## Prompt
Scan the entries below and extract each line with the word "screen" in it.

## Data supplied
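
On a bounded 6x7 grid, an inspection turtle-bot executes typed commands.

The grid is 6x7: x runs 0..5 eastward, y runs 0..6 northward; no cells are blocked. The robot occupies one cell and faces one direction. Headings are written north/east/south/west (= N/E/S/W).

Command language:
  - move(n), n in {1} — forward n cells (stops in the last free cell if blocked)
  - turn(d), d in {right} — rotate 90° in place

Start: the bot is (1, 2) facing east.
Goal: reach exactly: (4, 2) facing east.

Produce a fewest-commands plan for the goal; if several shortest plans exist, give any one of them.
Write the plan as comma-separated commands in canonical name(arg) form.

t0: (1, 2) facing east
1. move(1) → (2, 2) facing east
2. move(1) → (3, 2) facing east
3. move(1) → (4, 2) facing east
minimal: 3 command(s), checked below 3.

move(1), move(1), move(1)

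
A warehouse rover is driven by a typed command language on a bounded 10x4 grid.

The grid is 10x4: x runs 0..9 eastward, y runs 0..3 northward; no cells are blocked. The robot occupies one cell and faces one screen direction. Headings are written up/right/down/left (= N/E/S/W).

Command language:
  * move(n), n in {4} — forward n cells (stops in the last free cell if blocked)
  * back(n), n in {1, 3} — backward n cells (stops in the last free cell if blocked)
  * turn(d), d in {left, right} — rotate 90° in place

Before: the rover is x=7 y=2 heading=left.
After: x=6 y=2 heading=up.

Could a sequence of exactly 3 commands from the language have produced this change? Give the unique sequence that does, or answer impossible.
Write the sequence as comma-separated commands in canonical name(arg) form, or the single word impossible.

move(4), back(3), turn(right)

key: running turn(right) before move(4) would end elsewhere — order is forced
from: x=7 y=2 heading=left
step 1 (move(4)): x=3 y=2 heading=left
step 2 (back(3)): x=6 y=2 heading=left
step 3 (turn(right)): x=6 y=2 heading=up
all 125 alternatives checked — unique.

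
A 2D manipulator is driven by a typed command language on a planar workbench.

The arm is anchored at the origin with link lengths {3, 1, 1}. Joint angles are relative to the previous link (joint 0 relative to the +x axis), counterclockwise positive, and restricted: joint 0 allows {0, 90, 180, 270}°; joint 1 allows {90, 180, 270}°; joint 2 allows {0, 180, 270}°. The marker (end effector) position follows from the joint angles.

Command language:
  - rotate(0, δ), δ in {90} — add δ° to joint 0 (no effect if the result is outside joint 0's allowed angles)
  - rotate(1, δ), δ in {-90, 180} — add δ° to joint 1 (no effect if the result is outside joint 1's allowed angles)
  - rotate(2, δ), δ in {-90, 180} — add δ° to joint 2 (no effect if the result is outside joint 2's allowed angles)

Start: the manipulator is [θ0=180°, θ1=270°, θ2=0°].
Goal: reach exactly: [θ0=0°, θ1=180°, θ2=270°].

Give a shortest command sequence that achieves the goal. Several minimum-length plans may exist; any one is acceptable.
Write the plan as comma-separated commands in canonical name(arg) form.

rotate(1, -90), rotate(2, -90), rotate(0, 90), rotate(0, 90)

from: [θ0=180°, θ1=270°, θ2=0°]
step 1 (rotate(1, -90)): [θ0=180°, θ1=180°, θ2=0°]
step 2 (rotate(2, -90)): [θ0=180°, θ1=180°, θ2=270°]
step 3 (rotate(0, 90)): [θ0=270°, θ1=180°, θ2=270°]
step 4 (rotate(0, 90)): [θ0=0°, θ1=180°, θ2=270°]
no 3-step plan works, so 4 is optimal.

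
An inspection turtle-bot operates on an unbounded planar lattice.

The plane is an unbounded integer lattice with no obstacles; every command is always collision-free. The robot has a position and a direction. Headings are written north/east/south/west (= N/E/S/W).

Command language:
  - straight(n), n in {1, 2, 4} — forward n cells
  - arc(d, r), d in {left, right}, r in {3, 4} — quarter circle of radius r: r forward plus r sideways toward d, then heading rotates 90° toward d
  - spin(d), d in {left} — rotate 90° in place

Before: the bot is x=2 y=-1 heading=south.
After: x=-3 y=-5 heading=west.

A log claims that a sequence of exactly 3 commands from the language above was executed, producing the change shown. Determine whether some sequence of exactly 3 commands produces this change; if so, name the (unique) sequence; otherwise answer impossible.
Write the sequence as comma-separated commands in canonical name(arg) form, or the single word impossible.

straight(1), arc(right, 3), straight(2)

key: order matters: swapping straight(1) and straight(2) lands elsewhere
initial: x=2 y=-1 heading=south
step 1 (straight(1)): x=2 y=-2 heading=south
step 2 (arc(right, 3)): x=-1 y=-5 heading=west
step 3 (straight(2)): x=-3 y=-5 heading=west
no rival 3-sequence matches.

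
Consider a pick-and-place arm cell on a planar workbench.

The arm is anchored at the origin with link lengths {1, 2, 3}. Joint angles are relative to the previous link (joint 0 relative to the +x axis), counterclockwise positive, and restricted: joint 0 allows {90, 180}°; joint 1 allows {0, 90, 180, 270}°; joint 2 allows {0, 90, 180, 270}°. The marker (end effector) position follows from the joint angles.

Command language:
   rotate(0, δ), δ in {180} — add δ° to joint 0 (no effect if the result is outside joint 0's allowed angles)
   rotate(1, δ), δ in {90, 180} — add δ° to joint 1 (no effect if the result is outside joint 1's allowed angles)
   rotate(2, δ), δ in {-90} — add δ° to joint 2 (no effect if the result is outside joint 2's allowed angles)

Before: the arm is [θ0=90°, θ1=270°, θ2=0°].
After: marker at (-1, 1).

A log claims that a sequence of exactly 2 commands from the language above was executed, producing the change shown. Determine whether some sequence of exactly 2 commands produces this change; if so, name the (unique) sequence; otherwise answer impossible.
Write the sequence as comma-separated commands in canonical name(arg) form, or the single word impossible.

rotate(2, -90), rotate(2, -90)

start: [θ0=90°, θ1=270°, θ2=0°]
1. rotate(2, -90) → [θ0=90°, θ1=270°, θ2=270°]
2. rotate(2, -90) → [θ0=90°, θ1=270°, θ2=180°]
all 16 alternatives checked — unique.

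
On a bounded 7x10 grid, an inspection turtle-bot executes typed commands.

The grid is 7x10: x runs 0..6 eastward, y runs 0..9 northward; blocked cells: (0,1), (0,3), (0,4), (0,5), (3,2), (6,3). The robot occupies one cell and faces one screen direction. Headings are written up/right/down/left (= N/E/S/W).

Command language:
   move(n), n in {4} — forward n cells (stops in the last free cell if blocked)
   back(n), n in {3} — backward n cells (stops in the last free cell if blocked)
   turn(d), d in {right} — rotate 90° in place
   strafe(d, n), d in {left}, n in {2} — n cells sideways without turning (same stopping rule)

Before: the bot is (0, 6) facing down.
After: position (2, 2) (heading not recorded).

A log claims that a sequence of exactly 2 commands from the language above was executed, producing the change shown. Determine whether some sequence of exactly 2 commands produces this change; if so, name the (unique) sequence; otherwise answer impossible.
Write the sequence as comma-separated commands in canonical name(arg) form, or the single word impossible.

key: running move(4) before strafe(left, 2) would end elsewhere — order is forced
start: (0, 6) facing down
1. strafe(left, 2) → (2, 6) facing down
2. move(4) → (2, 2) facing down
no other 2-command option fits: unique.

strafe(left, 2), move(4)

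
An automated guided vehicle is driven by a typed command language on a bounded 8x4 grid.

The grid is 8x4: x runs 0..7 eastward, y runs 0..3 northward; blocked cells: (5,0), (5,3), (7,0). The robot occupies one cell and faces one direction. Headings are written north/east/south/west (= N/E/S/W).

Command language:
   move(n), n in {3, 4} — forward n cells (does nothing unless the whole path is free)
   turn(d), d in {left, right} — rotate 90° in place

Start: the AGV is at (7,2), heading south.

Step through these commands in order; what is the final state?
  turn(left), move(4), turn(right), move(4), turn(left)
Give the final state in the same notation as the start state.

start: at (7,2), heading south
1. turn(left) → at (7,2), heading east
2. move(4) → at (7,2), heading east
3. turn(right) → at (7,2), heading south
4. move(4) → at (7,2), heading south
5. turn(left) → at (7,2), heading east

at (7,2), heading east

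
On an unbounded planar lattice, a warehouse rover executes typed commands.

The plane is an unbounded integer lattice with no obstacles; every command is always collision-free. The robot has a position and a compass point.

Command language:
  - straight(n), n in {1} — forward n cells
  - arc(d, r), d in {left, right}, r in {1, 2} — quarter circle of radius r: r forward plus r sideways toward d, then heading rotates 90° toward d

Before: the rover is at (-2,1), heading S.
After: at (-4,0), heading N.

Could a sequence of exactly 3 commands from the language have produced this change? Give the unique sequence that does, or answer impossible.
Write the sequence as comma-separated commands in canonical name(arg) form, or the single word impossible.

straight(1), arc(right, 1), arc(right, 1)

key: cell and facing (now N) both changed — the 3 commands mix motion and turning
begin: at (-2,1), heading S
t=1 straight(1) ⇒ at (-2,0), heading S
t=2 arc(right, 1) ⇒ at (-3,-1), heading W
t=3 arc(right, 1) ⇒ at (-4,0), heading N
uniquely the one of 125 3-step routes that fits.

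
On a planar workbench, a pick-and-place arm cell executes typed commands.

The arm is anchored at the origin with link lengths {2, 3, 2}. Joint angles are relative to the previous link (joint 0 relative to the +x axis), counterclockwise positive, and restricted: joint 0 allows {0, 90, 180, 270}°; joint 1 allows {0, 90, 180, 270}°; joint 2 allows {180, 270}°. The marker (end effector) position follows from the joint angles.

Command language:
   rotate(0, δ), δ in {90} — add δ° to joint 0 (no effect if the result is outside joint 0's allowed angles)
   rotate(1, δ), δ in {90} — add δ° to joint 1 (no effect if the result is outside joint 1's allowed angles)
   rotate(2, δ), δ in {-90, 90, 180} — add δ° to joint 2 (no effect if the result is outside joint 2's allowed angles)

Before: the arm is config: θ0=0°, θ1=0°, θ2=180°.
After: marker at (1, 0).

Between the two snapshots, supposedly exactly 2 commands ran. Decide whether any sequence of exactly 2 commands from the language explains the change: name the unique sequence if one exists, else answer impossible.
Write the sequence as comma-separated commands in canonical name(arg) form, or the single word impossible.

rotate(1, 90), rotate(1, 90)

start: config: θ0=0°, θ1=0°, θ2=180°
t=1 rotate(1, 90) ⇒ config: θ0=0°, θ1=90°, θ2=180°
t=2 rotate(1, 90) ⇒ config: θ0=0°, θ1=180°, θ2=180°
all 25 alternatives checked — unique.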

--

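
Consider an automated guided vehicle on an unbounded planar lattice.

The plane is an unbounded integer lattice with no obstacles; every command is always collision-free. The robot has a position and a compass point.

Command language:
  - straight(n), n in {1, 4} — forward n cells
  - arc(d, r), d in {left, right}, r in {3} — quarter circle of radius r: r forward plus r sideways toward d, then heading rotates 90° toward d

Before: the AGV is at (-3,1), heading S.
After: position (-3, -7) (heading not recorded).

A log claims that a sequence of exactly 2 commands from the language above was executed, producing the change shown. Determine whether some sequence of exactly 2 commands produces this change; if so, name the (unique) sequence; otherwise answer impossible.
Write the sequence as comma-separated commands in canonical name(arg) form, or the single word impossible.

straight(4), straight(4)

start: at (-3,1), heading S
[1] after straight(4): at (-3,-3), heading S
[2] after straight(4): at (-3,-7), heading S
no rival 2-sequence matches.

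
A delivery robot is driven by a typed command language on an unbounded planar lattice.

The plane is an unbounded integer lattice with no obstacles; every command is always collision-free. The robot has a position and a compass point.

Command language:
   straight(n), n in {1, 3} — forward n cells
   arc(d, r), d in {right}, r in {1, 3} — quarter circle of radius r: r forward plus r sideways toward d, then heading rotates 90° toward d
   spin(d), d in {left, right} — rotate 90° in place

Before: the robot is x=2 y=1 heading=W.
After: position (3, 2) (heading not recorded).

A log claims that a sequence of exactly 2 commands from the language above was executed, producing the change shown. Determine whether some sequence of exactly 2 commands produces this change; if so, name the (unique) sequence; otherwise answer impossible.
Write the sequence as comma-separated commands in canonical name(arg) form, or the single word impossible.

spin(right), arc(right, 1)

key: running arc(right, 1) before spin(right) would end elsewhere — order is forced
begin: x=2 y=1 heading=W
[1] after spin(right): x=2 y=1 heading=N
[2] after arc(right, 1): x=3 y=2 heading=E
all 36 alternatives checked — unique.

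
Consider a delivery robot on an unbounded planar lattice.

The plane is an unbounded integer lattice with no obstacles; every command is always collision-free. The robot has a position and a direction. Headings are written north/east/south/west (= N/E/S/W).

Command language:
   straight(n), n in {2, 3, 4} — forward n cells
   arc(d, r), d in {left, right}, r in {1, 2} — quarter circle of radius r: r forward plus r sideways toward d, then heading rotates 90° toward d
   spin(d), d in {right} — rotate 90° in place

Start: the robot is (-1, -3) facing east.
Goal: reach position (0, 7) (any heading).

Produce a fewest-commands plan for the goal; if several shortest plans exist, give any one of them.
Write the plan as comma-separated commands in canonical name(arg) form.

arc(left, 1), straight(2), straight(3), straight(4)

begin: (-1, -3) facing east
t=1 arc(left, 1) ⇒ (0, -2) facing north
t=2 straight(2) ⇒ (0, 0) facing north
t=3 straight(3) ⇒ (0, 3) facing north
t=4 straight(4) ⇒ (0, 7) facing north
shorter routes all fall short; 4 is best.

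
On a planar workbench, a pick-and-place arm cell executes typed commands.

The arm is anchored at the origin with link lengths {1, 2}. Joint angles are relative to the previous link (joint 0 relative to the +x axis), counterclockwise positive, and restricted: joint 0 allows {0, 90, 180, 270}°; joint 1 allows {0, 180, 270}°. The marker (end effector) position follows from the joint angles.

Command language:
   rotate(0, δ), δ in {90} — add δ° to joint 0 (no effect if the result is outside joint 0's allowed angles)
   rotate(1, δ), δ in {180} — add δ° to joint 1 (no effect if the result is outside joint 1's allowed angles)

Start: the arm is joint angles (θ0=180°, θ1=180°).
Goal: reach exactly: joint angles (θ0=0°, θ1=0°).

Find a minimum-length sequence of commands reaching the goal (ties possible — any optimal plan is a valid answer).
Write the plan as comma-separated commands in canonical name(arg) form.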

## Exercise result
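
The grid is 10x4: x runs 0..9 eastward, y runs 0..3 northward; no cells are blocked. The robot occupies one cell and faces one screen direction. Headings are written up/right/down/left (= N/E/S/W).
The grid is 7x10: x runs 0..6 eastward, y runs 0..9 northward; blocked cells: (0,1), (0,3), (0,4), (0,5), (3,2), (6,3). The robot occupies one cell and faces one screen direction. Headings are written up/right/down/left (= N/E/S/W).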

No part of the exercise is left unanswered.